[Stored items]
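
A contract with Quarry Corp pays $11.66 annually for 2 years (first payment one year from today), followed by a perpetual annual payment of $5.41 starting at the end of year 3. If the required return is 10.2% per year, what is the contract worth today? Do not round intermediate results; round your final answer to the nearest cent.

$63.86

PV of 2-year annuity: $11.66 × [1 − (1+0.102)^−2] / 0.102 = 20.18218
Perpetuity value at year 2: $5.41 / 0.102 = 53.03922
PV of perpetuity: 53.03922 / (1+0.102)^2 = 43.67510
Total PV = 20.18218 + 43.67510 = 63.85728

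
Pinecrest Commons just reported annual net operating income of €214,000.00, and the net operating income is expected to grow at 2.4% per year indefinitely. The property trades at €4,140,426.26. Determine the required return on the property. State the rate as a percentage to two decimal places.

D₁ = €214,000.00 × 1.024 = €219,136.0000
P = D₁/(r − g) ⇒ r = D₁/P + g = €219,136.0000/€4,140,426.26 + 0.024 = 0.052926 + 0.024 = 0.076926

7.69%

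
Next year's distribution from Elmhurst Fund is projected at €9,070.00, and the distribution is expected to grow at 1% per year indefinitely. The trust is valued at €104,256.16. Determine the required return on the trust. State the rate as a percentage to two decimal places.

P = D₁/(r − g) ⇒ r = D₁/P + g = €9,070.0000/€104,256.16 + 0.01 = 0.086997 + 0.01 = 0.096997

9.70%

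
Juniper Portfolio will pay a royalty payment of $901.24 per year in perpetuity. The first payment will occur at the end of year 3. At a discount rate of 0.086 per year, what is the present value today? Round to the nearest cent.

Value at end of year 2: C / r = $901.24 / 0.086 = $10,479.5349
Discount to today: PV = $10,479.5349 / (1 + 0.086)^2 = $10,479.5349 / 1.179396 = $8,885.51

$8885.51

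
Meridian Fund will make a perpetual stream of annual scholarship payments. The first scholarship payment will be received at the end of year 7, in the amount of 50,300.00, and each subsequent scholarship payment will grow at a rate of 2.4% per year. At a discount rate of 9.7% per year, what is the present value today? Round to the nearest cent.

395371.50

Value at end of year 6: C₁ / (r − g) = 50,300.00 / (0.097 − 0.024) = 689,041.0959
Discount to today: PV = 689,041.0959 / (1 + 0.097)^6 = 689,041.0959 / 1.742769 = 395,371.50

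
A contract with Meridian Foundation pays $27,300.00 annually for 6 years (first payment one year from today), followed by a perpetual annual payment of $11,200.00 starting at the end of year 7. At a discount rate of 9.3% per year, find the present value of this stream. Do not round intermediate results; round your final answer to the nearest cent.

$192011.94

PV of 6-year annuity: $27,300.00 × [1 − (1+0.093)^−6] / 0.093 = 121377.89261
Perpetuity value at year 6: $11,200.00 / 0.093 = 120430.10753
PV of perpetuity: 120430.10753 / (1+0.093)^6 = 70634.04902
Total PV = 121377.89261 + 70634.04902 = 192011.94163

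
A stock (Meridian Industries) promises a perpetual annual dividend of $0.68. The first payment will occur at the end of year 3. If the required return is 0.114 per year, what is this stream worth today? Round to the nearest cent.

$4.81

Value at end of year 2: C / r = $0.68 / 0.114 = $5.9649
Discount to today: PV = $5.9649 / (1 + 0.114)^2 = $5.9649 / 1.240996 = $4.81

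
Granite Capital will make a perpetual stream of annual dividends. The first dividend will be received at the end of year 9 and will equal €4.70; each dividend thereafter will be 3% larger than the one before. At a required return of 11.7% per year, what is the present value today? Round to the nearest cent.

Value at end of year 8: C₁ / (r − g) = €4.70 / (0.117 − 0.03) = €54.0230
Discount to today: PV = €54.0230 / (1 + 0.117)^8 = €54.0230 / 2.423402 = €22.29

€22.29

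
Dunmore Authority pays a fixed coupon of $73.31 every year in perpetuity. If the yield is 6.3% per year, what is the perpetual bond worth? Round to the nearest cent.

Level perpetuity: PV = C / r = $73.31 / 0.063 = $1,163.65

$1163.65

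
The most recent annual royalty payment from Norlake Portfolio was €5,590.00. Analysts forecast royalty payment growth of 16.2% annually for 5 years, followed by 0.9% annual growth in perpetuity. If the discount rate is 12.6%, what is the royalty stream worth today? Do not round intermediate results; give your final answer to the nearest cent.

€87170.82

D_1 = 6495.58000
D_2 = 7547.86396
D_3 = 8770.61792
D_4 = 10191.45802
D_5 = 11842.47422
Terminal value at year 5: TV = D_5×(1+g_2)/(r−g_2) = 11949.05649/0.117 = 102128.68797
P_0 = D_1/(1+r)^1 + D_2/(1+r)^2 + D_3/(1+r)^3 + D_4/(1+r)^4 + D_5/(1+r)^5 + TV/(1+r)^5
    = 5768.72114 + 5953.15627 + 6143.48809 + 6339.90511 + 6542.60190 + 56422.95145 = 87170.82396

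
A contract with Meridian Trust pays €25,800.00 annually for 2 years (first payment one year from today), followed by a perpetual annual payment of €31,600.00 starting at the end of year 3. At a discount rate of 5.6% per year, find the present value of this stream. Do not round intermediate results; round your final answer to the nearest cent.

PV of 2-year annuity: €25,800.00 × [1 − (1+0.056)^−2] / 0.056 = 47568.00964
Perpetuity value at year 2: €31,600.00 / 0.056 = 564285.71429
PV of perpetuity: 564285.71429 / (1+0.056)^2 = 506024.12108
Total PV = 47568.00964 + 506024.12108 = 553592.13072

€553592.13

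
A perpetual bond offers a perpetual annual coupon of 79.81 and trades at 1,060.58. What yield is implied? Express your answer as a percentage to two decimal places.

7.53%

P = C/r ⇒ r = C/P = 79.81/1,060.58 = 0.075251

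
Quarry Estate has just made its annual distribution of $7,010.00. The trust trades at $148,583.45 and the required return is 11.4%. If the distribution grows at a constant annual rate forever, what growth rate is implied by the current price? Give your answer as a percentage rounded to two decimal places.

P = D₀(1+g)/(r−g) ⇒ P(r−g) = D₀(1+g) ⇒ g(P+D₀) = P·r − D₀
g = (P·r − D₀)/(P + D₀) = ($148,583.45×0.114 − $7,010.00) / ($148,583.45 + $7,010.00) = 0.063811

6.38%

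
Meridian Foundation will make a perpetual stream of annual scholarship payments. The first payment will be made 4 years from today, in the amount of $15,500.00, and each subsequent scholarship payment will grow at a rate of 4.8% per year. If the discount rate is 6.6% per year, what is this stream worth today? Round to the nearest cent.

Value at end of year 3: C₁ / (r − g) = $15,500.00 / (0.066 − 0.048) = $861,111.1111
Discount to today: PV = $861,111.1111 / (1 + 0.066)^3 = $861,111.1111 / 1.211355 = $710,865.73

$710865.73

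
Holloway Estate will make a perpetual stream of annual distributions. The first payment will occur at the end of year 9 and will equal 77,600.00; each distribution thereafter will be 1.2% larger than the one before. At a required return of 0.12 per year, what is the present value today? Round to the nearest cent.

Value at end of year 8: C₁ / (r − g) = 77,600.00 / (0.12 − 0.012) = 718,518.5185
Discount to today: PV = 718,518.5185 / (1 + 0.12)^8 = 718,518.5185 / 2.475963 = 290,197.58

290197.58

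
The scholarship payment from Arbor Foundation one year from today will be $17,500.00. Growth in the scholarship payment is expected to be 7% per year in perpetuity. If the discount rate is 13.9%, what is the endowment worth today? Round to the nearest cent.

$253623.19

Growing perpetuity: P = D₁ / (r − g) = $17,500.0000 / (0.139 − 0.07) = $253,623.19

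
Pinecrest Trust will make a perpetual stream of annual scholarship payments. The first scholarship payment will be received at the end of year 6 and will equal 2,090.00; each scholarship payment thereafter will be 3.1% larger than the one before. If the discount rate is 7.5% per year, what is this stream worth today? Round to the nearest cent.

Value at end of year 5: C₁ / (r − g) = 2,090.00 / (0.075 − 0.031) = 47,500.0000
Discount to today: PV = 47,500.0000 / (1 + 0.075)^5 = 47,500.0000 / 1.435629 = 33,086.54

33086.54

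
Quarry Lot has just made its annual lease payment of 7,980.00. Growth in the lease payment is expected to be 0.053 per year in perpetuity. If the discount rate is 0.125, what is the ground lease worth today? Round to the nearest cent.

116707.50

D₁ = D₀ × (1 + g) = 7,980.00 × 1.053 = 8,402.9400
Growing perpetuity: P = D₁ / (r − g) = 8,402.9400 / (0.125 − 0.053) = 116,707.50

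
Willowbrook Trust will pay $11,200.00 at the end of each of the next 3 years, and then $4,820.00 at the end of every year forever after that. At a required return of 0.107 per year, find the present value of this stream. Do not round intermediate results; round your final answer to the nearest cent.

PV of 3-year annuity: $11,200.00 × [1 − (1+0.107)^−3] / 0.107 = 27513.04584
Perpetuity value at year 3: $4,820.00 / 0.107 = 45046.72897
PV of perpetuity: 45046.72897 / (1+0.107)^3 = 33206.29317
Total PV = 27513.04584 + 33206.29317 = 60719.33901

$60719.34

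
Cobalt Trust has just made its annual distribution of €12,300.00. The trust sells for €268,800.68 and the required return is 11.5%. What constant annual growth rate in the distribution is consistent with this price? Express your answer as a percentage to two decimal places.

6.62%

P = D₀(1+g)/(r−g) ⇒ P(r−g) = D₀(1+g) ⇒ g(P+D₀) = P·r − D₀
g = (P·r − D₀)/(P + D₀) = (€268,800.68×0.115 − €12,300.00) / (€268,800.68 + €12,300.00) = 0.066211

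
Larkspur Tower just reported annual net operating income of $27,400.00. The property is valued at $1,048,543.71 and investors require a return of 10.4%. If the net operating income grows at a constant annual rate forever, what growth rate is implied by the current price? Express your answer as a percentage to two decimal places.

P = D₀(1+g)/(r−g) ⇒ P(r−g) = D₀(1+g) ⇒ g(P+D₀) = P·r − D₀
g = (P·r − D₀)/(P + D₀) = ($1,048,543.71×0.104 − $27,400.00) / ($1,048,543.71 + $27,400.00) = 0.075886

7.59%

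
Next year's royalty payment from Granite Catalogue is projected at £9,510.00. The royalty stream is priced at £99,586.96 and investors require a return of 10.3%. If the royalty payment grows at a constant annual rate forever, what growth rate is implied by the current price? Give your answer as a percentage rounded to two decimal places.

0.75%

P = D₁/(r−g) ⇒ g = r − D₁/P = 0.103 − £9,510.00/£99,586.96 = 0.007506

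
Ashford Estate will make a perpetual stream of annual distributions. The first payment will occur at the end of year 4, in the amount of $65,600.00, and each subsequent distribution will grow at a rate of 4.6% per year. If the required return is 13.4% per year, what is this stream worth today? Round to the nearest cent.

$511189.59

Value at end of year 3: C₁ / (r − g) = $65,600.00 / (0.134 − 0.046) = $745,454.5455
Discount to today: PV = $745,454.5455 / (1 + 0.134)^3 = $745,454.5455 / 1.458274 = $511,189.59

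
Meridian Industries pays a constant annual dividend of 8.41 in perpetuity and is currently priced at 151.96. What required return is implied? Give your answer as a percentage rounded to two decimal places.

P = C/r ⇒ r = C/P = 8.41/151.96 = 0.055344

5.53%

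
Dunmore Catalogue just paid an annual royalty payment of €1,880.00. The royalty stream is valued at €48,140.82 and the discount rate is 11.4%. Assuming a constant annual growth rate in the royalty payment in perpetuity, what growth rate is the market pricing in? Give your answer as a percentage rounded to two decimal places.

P = D₀(1+g)/(r−g) ⇒ P(r−g) = D₀(1+g) ⇒ g(P+D₀) = P·r − D₀
g = (P·r − D₀)/(P + D₀) = (€48,140.82×0.114 − €1,880.00) / (€48,140.82 + €1,880.00) = 0.072131

7.21%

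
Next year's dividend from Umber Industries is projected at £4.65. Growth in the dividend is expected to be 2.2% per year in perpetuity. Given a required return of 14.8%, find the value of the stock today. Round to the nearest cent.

Growing perpetuity: P = D₁ / (r − g) = £4.6500 / (0.148 − 0.022) = £36.90

£36.90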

■ TASK REQUIREMENTS:
Return only the lines running from the line with "Next year's dividend" to the last line of the records, both included, exactly as written.

■ YOUR RESPONSE:
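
Next year's dividend from Umber Industries is projected at £4.65. Growth in the dividend is expected to be 2.2% per year in perpetuity. Given a required return of 14.8%, find the value of the stock today. Round to the nearest cent.

Growing perpetuity: P = D₁ / (r − g) = £4.6500 / (0.148 − 0.022) = £36.90

£36.90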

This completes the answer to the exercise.